**Exercise:** Please reproduce each line of the data below exactly as shown.

**Material provided:**
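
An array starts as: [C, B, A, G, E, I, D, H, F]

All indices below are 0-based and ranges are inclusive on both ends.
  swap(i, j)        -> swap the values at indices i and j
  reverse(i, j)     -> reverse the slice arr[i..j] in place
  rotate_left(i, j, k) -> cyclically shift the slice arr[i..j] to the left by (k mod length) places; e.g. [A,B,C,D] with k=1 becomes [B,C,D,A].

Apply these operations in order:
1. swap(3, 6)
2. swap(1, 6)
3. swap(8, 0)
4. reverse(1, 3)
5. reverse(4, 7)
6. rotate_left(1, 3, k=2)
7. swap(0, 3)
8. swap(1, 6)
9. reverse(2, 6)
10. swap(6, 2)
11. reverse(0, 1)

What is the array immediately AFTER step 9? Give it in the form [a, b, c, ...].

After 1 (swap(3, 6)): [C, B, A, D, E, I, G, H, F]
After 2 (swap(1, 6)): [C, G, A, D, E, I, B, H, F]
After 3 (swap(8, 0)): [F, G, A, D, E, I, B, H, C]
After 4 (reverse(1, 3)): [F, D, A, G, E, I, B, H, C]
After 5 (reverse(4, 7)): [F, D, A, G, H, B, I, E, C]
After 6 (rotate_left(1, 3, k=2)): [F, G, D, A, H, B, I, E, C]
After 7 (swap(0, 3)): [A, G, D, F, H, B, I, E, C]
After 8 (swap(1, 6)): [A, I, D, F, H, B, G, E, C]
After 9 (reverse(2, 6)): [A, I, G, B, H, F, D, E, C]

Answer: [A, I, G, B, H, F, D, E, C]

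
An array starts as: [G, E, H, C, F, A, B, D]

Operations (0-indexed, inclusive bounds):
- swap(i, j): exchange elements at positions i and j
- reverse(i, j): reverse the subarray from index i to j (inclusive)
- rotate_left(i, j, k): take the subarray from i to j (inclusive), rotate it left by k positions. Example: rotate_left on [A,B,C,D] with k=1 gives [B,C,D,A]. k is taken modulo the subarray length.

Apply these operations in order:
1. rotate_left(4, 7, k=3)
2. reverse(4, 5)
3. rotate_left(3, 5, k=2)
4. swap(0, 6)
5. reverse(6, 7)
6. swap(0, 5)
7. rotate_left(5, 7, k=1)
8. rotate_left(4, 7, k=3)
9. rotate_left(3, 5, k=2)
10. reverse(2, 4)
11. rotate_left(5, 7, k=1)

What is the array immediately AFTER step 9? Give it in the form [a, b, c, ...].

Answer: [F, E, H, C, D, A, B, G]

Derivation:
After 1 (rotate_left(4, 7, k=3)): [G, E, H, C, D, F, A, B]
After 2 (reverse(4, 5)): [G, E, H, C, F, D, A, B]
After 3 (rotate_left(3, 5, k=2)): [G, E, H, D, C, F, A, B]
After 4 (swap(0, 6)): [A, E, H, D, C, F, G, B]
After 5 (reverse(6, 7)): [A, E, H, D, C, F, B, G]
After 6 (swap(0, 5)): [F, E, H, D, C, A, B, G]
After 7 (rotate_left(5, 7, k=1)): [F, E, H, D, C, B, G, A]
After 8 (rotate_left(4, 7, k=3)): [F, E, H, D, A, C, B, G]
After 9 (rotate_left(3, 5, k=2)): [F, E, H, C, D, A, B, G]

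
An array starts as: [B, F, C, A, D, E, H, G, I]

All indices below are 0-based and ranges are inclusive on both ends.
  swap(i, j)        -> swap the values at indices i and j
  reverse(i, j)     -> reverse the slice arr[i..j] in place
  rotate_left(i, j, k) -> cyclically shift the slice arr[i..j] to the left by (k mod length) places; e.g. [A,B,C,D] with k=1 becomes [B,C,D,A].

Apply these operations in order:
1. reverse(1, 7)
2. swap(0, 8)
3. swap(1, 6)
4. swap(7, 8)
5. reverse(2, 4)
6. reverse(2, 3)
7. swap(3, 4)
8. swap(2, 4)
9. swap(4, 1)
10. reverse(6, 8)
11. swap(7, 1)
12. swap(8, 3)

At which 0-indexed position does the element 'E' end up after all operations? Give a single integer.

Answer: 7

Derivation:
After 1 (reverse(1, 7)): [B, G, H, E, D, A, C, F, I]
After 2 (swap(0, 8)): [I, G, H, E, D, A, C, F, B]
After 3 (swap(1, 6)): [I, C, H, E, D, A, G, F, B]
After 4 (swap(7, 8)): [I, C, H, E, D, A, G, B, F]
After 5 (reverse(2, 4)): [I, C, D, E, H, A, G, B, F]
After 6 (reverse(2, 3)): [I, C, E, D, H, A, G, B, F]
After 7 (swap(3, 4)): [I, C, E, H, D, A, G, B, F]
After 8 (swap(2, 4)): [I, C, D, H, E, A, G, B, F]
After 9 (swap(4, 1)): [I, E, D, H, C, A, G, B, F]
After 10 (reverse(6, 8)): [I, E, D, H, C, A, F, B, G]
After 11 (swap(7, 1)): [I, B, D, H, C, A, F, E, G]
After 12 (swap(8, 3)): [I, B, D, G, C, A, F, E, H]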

**Solution to the problem:**
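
An array starts as: [C, B, A, G, E, I, D, H, F]

All indices below are 0-based and ranges are inclusive on both ends.
  swap(i, j)        -> swap the values at indices i and j
  reverse(i, j)     -> reverse the slice arr[i..j] in place
  rotate_left(i, j, k) -> cyclically shift the slice arr[i..j] to the left by (k mod length) places; e.g. [A,B,C,D] with k=1 becomes [B,C,D,A].

Apply these operations in order:
1. swap(3, 6)
2. swap(1, 6)
3. swap(8, 0)
4. reverse(1, 3)
5. reverse(4, 7)
6. rotate_left(1, 3, k=2)
7. swap(0, 3)
8. swap(1, 6)
9. reverse(2, 6)
10. swap(6, 2)
11. reverse(0, 1)

What is the array immediately AFTER step 9? Give it in the form [a, b, c, ...].

After 1 (swap(3, 6)): [C, B, A, D, E, I, G, H, F]
After 2 (swap(1, 6)): [C, G, A, D, E, I, B, H, F]
After 3 (swap(8, 0)): [F, G, A, D, E, I, B, H, C]
After 4 (reverse(1, 3)): [F, D, A, G, E, I, B, H, C]
After 5 (reverse(4, 7)): [F, D, A, G, H, B, I, E, C]
After 6 (rotate_left(1, 3, k=2)): [F, G, D, A, H, B, I, E, C]
After 7 (swap(0, 3)): [A, G, D, F, H, B, I, E, C]
After 8 (swap(1, 6)): [A, I, D, F, H, B, G, E, C]
After 9 (reverse(2, 6)): [A, I, G, B, H, F, D, E, C]

Answer: [A, I, G, B, H, F, D, E, C]

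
An array starts as: [G, E, H, C, F, A, B, D]

Operations (0-indexed, inclusive bounds):
- swap(i, j): exchange elements at positions i and j
- reverse(i, j): reverse the subarray from index i to j (inclusive)
- rotate_left(i, j, k): take the subarray from i to j (inclusive), rotate it left by k positions. Example: rotate_left on [A,B,C,D] with k=1 gives [B,C,D,A]. k is taken modulo the subarray length.

Apply these operations in order:
1. rotate_left(4, 7, k=3)
2. reverse(4, 5)
3. rotate_left(3, 5, k=2)
4. swap(0, 6)
5. reverse(6, 7)
6. swap(0, 5)
7. rotate_left(5, 7, k=1)
8. rotate_left(4, 7, k=3)
9. rotate_left(3, 5, k=2)
10. reverse(2, 4)
11. rotate_left(5, 7, k=1)

What is the array immediately AFTER step 9? Give it in the form [a, b, c, ...].

Answer: [F, E, H, C, D, A, B, G]

Derivation:
After 1 (rotate_left(4, 7, k=3)): [G, E, H, C, D, F, A, B]
After 2 (reverse(4, 5)): [G, E, H, C, F, D, A, B]
After 3 (rotate_left(3, 5, k=2)): [G, E, H, D, C, F, A, B]
After 4 (swap(0, 6)): [A, E, H, D, C, F, G, B]
After 5 (reverse(6, 7)): [A, E, H, D, C, F, B, G]
After 6 (swap(0, 5)): [F, E, H, D, C, A, B, G]
After 7 (rotate_left(5, 7, k=1)): [F, E, H, D, C, B, G, A]
After 8 (rotate_left(4, 7, k=3)): [F, E, H, D, A, C, B, G]
After 9 (rotate_left(3, 5, k=2)): [F, E, H, C, D, A, B, G]

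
An array starts as: [B, F, C, A, D, E, H, G, I]

All indices below are 0-based and ranges are inclusive on both ends.
  swap(i, j)        -> swap the values at indices i and j
  reverse(i, j)     -> reverse the slice arr[i..j] in place
  rotate_left(i, j, k) -> cyclically shift the slice arr[i..j] to the left by (k mod length) places; e.g. [A,B,C,D] with k=1 becomes [B,C,D,A].

Apply these operations in order:
1. reverse(1, 7)
2. swap(0, 8)
3. swap(1, 6)
4. swap(7, 8)
5. reverse(2, 4)
6. reverse(2, 3)
7. swap(3, 4)
8. swap(2, 4)
9. swap(4, 1)
10. reverse(6, 8)
11. swap(7, 1)
12. swap(8, 3)

At which 0-indexed position does the element 'E' end up after all operations? Give a single integer.

Answer: 7

Derivation:
After 1 (reverse(1, 7)): [B, G, H, E, D, A, C, F, I]
After 2 (swap(0, 8)): [I, G, H, E, D, A, C, F, B]
After 3 (swap(1, 6)): [I, C, H, E, D, A, G, F, B]
After 4 (swap(7, 8)): [I, C, H, E, D, A, G, B, F]
After 5 (reverse(2, 4)): [I, C, D, E, H, A, G, B, F]
After 6 (reverse(2, 3)): [I, C, E, D, H, A, G, B, F]
After 7 (swap(3, 4)): [I, C, E, H, D, A, G, B, F]
After 8 (swap(2, 4)): [I, C, D, H, E, A, G, B, F]
After 9 (swap(4, 1)): [I, E, D, H, C, A, G, B, F]
After 10 (reverse(6, 8)): [I, E, D, H, C, A, F, B, G]
After 11 (swap(7, 1)): [I, B, D, H, C, A, F, E, G]
After 12 (swap(8, 3)): [I, B, D, G, C, A, F, E, H]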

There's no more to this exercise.